Task prompt
The full set of entries below is to be returned unchanged.

Data items

= = = =

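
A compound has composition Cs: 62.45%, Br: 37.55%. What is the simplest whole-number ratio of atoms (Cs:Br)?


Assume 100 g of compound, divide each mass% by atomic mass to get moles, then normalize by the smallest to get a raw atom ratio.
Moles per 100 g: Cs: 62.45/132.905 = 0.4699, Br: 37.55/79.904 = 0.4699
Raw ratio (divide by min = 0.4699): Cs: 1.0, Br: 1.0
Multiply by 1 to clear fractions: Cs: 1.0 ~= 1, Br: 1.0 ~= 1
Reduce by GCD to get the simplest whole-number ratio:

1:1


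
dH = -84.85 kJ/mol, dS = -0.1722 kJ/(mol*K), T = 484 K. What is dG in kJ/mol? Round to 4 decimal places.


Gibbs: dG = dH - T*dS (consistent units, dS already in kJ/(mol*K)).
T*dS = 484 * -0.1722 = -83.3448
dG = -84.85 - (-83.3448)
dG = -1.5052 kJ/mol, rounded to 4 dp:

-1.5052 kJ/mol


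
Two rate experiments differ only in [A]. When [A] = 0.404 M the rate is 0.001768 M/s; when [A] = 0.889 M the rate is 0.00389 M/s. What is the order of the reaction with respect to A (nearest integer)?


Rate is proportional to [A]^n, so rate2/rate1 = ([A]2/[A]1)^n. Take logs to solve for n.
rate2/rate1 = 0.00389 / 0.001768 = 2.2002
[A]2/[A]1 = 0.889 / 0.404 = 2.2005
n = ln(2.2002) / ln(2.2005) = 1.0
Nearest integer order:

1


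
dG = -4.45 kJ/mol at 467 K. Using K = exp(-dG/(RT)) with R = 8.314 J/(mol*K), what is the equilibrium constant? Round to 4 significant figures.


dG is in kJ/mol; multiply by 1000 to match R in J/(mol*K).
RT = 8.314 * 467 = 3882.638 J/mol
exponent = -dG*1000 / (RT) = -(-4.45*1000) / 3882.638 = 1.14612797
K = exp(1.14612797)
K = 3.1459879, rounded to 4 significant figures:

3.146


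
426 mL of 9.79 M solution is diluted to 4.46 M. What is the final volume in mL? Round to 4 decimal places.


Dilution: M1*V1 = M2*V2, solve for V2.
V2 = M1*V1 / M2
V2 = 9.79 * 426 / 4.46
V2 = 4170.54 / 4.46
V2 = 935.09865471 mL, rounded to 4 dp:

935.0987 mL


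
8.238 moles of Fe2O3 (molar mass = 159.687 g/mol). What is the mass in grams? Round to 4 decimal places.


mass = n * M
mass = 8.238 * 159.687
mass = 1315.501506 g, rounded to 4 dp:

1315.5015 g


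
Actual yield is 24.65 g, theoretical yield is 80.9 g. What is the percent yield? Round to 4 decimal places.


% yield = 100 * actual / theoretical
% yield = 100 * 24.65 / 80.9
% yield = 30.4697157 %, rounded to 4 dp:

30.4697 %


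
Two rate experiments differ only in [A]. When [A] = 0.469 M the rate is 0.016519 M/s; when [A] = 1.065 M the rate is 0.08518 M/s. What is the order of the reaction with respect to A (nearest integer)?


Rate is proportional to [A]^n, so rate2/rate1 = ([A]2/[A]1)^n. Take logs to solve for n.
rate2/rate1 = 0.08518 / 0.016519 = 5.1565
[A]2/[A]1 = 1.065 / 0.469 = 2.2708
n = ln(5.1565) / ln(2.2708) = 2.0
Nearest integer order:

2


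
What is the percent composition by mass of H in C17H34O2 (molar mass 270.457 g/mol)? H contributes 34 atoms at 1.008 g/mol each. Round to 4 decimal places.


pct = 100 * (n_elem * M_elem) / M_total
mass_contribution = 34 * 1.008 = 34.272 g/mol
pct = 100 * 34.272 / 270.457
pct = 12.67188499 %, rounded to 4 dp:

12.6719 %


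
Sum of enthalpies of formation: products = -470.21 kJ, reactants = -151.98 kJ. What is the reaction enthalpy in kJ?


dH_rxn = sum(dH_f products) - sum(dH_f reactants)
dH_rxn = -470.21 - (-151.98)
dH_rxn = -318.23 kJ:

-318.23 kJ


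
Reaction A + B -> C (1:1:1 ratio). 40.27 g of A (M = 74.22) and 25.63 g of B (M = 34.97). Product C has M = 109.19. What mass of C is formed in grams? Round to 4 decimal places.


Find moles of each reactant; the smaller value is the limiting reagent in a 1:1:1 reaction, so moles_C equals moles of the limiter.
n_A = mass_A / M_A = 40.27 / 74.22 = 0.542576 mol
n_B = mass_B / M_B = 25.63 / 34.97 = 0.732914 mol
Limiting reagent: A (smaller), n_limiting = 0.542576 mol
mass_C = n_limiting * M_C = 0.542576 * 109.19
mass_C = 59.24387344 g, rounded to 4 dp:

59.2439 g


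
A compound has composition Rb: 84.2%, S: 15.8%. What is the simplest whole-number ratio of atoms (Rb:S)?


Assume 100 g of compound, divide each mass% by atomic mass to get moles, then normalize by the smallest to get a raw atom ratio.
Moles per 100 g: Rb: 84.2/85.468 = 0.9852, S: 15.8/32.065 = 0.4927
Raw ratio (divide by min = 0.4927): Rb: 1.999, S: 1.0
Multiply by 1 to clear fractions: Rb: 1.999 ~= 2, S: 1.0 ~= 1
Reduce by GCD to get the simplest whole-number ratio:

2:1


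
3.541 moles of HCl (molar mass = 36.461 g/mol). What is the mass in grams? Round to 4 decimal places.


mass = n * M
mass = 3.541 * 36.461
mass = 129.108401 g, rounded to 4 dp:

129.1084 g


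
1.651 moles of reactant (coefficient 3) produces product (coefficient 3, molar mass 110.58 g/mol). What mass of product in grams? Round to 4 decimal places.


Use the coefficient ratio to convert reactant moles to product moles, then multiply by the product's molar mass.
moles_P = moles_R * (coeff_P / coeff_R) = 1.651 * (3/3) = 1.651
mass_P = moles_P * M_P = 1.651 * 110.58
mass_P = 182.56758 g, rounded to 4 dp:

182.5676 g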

= = = =

Result of the exercise
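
A compound has composition Cs: 62.45%, Br: 37.55%. What is the simplest whole-number ratio of atoms (Cs:Br)?


Assume 100 g of compound, divide each mass% by atomic mass to get moles, then normalize by the smallest to get a raw atom ratio.
Moles per 100 g: Cs: 62.45/132.905 = 0.4699, Br: 37.55/79.904 = 0.4699
Raw ratio (divide by min = 0.4699): Cs: 1.0, Br: 1.0
Multiply by 1 to clear fractions: Cs: 1.0 ~= 1, Br: 1.0 ~= 1
Reduce by GCD to get the simplest whole-number ratio:

1:1


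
dH = -84.85 kJ/mol, dS = -0.1722 kJ/(mol*K), T = 484 K. What is dG in kJ/mol? Round to 4 decimal places.


Gibbs: dG = dH - T*dS (consistent units, dS already in kJ/(mol*K)).
T*dS = 484 * -0.1722 = -83.3448
dG = -84.85 - (-83.3448)
dG = -1.5052 kJ/mol, rounded to 4 dp:

-1.5052 kJ/mol


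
Two rate experiments differ only in [A]. When [A] = 0.404 M the rate is 0.001768 M/s; when [A] = 0.889 M the rate is 0.00389 M/s. What is the order of the reaction with respect to A (nearest integer)?


Rate is proportional to [A]^n, so rate2/rate1 = ([A]2/[A]1)^n. Take logs to solve for n.
rate2/rate1 = 0.00389 / 0.001768 = 2.2002
[A]2/[A]1 = 0.889 / 0.404 = 2.2005
n = ln(2.2002) / ln(2.2005) = 1.0
Nearest integer order:

1


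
dG = -4.45 kJ/mol at 467 K. Using K = exp(-dG/(RT)) with R = 8.314 J/(mol*K), what is the equilibrium constant? Round to 4 significant figures.


dG is in kJ/mol; multiply by 1000 to match R in J/(mol*K).
RT = 8.314 * 467 = 3882.638 J/mol
exponent = -dG*1000 / (RT) = -(-4.45*1000) / 3882.638 = 1.14612797
K = exp(1.14612797)
K = 3.1459879, rounded to 4 significant figures:

3.146


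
426 mL of 9.79 M solution is diluted to 4.46 M. What is the final volume in mL? Round to 4 decimal places.


Dilution: M1*V1 = M2*V2, solve for V2.
V2 = M1*V1 / M2
V2 = 9.79 * 426 / 4.46
V2 = 4170.54 / 4.46
V2 = 935.09865471 mL, rounded to 4 dp:

935.0987 mL


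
8.238 moles of Fe2O3 (molar mass = 159.687 g/mol). What is the mass in grams? Round to 4 decimal places.


mass = n * M
mass = 8.238 * 159.687
mass = 1315.501506 g, rounded to 4 dp:

1315.5015 g


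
Actual yield is 24.65 g, theoretical yield is 80.9 g. What is the percent yield? Round to 4 decimal places.


% yield = 100 * actual / theoretical
% yield = 100 * 24.65 / 80.9
% yield = 30.4697157 %, rounded to 4 dp:

30.4697 %


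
Two rate experiments differ only in [A]. When [A] = 0.469 M the rate is 0.016519 M/s; when [A] = 1.065 M the rate is 0.08518 M/s. What is the order of the reaction with respect to A (nearest integer)?


Rate is proportional to [A]^n, so rate2/rate1 = ([A]2/[A]1)^n. Take logs to solve for n.
rate2/rate1 = 0.08518 / 0.016519 = 5.1565
[A]2/[A]1 = 1.065 / 0.469 = 2.2708
n = ln(5.1565) / ln(2.2708) = 2.0
Nearest integer order:

2


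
What is the percent composition by mass of H in C17H34O2 (molar mass 270.457 g/mol)? H contributes 34 atoms at 1.008 g/mol each. Round to 4 decimal places.


pct = 100 * (n_elem * M_elem) / M_total
mass_contribution = 34 * 1.008 = 34.272 g/mol
pct = 100 * 34.272 / 270.457
pct = 12.67188499 %, rounded to 4 dp:

12.6719 %


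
Sum of enthalpies of formation: products = -470.21 kJ, reactants = -151.98 kJ. What is the reaction enthalpy in kJ?


dH_rxn = sum(dH_f products) - sum(dH_f reactants)
dH_rxn = -470.21 - (-151.98)
dH_rxn = -318.23 kJ:

-318.23 kJ


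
Reaction A + B -> C (1:1:1 ratio). 40.27 g of A (M = 74.22) and 25.63 g of B (M = 34.97). Product C has M = 109.19. What mass of C is formed in grams? Round to 4 decimal places.


Find moles of each reactant; the smaller value is the limiting reagent in a 1:1:1 reaction, so moles_C equals moles of the limiter.
n_A = mass_A / M_A = 40.27 / 74.22 = 0.542576 mol
n_B = mass_B / M_B = 25.63 / 34.97 = 0.732914 mol
Limiting reagent: A (smaller), n_limiting = 0.542576 mol
mass_C = n_limiting * M_C = 0.542576 * 109.19
mass_C = 59.24387344 g, rounded to 4 dp:

59.2439 g


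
A compound has composition Rb: 84.2%, S: 15.8%. What is the simplest whole-number ratio of atoms (Rb:S)?


Assume 100 g of compound, divide each mass% by atomic mass to get moles, then normalize by the smallest to get a raw atom ratio.
Moles per 100 g: Rb: 84.2/85.468 = 0.9852, S: 15.8/32.065 = 0.4927
Raw ratio (divide by min = 0.4927): Rb: 1.999, S: 1.0
Multiply by 1 to clear fractions: Rb: 1.999 ~= 2, S: 1.0 ~= 1
Reduce by GCD to get the simplest whole-number ratio:

2:1


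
3.541 moles of HCl (molar mass = 36.461 g/mol). What is the mass in grams? Round to 4 decimal places.


mass = n * M
mass = 3.541 * 36.461
mass = 129.108401 g, rounded to 4 dp:

129.1084 g


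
1.651 moles of reactant (coefficient 3) produces product (coefficient 3, molar mass 110.58 g/mol). What mass of product in grams? Round to 4 decimal places.


Use the coefficient ratio to convert reactant moles to product moles, then multiply by the product's molar mass.
moles_P = moles_R * (coeff_P / coeff_R) = 1.651 * (3/3) = 1.651
mass_P = moles_P * M_P = 1.651 * 110.58
mass_P = 182.56758 g, rounded to 4 dp:

182.5676 g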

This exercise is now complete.